For each entry that follows, produce an exact copy.

* Excerpted records
_ _ _ _ _

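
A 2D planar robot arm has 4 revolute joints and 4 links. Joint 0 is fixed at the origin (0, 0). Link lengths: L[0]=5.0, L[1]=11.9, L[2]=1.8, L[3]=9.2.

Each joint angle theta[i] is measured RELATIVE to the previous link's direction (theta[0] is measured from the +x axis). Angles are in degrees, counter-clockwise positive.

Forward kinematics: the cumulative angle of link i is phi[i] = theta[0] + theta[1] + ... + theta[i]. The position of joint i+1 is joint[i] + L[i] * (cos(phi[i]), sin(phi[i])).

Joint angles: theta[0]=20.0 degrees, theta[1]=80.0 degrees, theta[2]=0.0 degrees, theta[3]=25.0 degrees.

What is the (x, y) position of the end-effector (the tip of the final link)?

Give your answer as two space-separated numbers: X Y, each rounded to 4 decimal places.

Answer: -2.9574 22.7382

Derivation:
joint[0] = (0.0000, 0.0000)  (base)
link 0: phi[0] = 20 = 20 deg
  cos(20 deg) = 0.9397, sin(20 deg) = 0.3420
  joint[1] = (0.0000, 0.0000) + 5 * (0.9397, 0.3420) = (0.0000 + 4.6985, 0.0000 + 1.7101) = (4.6985, 1.7101)
link 1: phi[1] = 20 + 80 = 100 deg
  cos(100 deg) = -0.1736, sin(100 deg) = 0.9848
  joint[2] = (4.6985, 1.7101) + 11.9 * (-0.1736, 0.9848) = (4.6985 + -2.0664, 1.7101 + 11.7192) = (2.6320, 13.4293)
link 2: phi[2] = 20 + 80 + 0 = 100 deg
  cos(100 deg) = -0.1736, sin(100 deg) = 0.9848
  joint[3] = (2.6320, 13.4293) + 1.8 * (-0.1736, 0.9848) = (2.6320 + -0.3126, 13.4293 + 1.7727) = (2.3195, 15.2020)
link 3: phi[3] = 20 + 80 + 0 + 25 = 125 deg
  cos(125 deg) = -0.5736, sin(125 deg) = 0.8192
  joint[4] = (2.3195, 15.2020) + 9.2 * (-0.5736, 0.8192) = (2.3195 + -5.2769, 15.2020 + 7.5362) = (-2.9574, 22.7382)
End effector: (-2.9574, 22.7382)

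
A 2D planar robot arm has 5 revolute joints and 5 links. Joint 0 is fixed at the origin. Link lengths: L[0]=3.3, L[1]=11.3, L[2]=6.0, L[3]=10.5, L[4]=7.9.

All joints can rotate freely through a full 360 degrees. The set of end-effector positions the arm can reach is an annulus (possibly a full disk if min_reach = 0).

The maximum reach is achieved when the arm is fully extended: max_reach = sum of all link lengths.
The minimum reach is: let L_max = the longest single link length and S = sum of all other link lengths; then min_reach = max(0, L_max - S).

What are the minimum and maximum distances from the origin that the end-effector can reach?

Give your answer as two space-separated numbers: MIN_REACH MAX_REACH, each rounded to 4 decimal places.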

_ _ _ _ _

* Solved exercise
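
A 2D planar robot arm has 4 revolute joints and 4 links. Joint 0 is fixed at the origin (0, 0). Link lengths: L[0]=5.0, L[1]=11.9, L[2]=1.8, L[3]=9.2.

Each joint angle theta[i] is measured RELATIVE to the previous link's direction (theta[0] is measured from the +x axis). Angles are in degrees, counter-clockwise positive.

Forward kinematics: the cumulative angle of link i is phi[i] = theta[0] + theta[1] + ... + theta[i]. The position of joint i+1 is joint[i] + L[i] * (cos(phi[i]), sin(phi[i])).

Joint angles: theta[0]=20.0 degrees, theta[1]=80.0 degrees, theta[2]=0.0 degrees, theta[3]=25.0 degrees.

What is the (x, y) position of the end-effector (the tip of the final link)?

Give your answer as two space-separated numbers: X Y, each rounded to 4 decimal places.

Answer: -2.9574 22.7382

Derivation:
joint[0] = (0.0000, 0.0000)  (base)
link 0: phi[0] = 20 = 20 deg
  cos(20 deg) = 0.9397, sin(20 deg) = 0.3420
  joint[1] = (0.0000, 0.0000) + 5 * (0.9397, 0.3420) = (0.0000 + 4.6985, 0.0000 + 1.7101) = (4.6985, 1.7101)
link 1: phi[1] = 20 + 80 = 100 deg
  cos(100 deg) = -0.1736, sin(100 deg) = 0.9848
  joint[2] = (4.6985, 1.7101) + 11.9 * (-0.1736, 0.9848) = (4.6985 + -2.0664, 1.7101 + 11.7192) = (2.6320, 13.4293)
link 2: phi[2] = 20 + 80 + 0 = 100 deg
  cos(100 deg) = -0.1736, sin(100 deg) = 0.9848
  joint[3] = (2.6320, 13.4293) + 1.8 * (-0.1736, 0.9848) = (2.6320 + -0.3126, 13.4293 + 1.7727) = (2.3195, 15.2020)
link 3: phi[3] = 20 + 80 + 0 + 25 = 125 deg
  cos(125 deg) = -0.5736, sin(125 deg) = 0.8192
  joint[4] = (2.3195, 15.2020) + 9.2 * (-0.5736, 0.8192) = (2.3195 + -5.2769, 15.2020 + 7.5362) = (-2.9574, 22.7382)
End effector: (-2.9574, 22.7382)

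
A 2D planar robot arm has 5 revolute joints and 5 links. Joint 0 is fixed at the origin. Link lengths: L[0]=3.3, L[1]=11.3, L[2]=6.0, L[3]=10.5, L[4]=7.9.

All joints can rotate freely through a full 360 degrees. The set of end-effector positions the arm can reach is an annulus (possibly a full disk if min_reach = 0).

The maximum reach is achieved when the arm is fully extended: max_reach = sum of all link lengths.
The minimum reach is: let L_max = the longest single link length and S = sum of all other link lengths; then min_reach = max(0, L_max - S).

What are the minimum and maximum distances from the origin that the end-effector can reach?

Give your answer as two space-separated numbers: MIN_REACH MAX_REACH, each rounded to 4 decimal places.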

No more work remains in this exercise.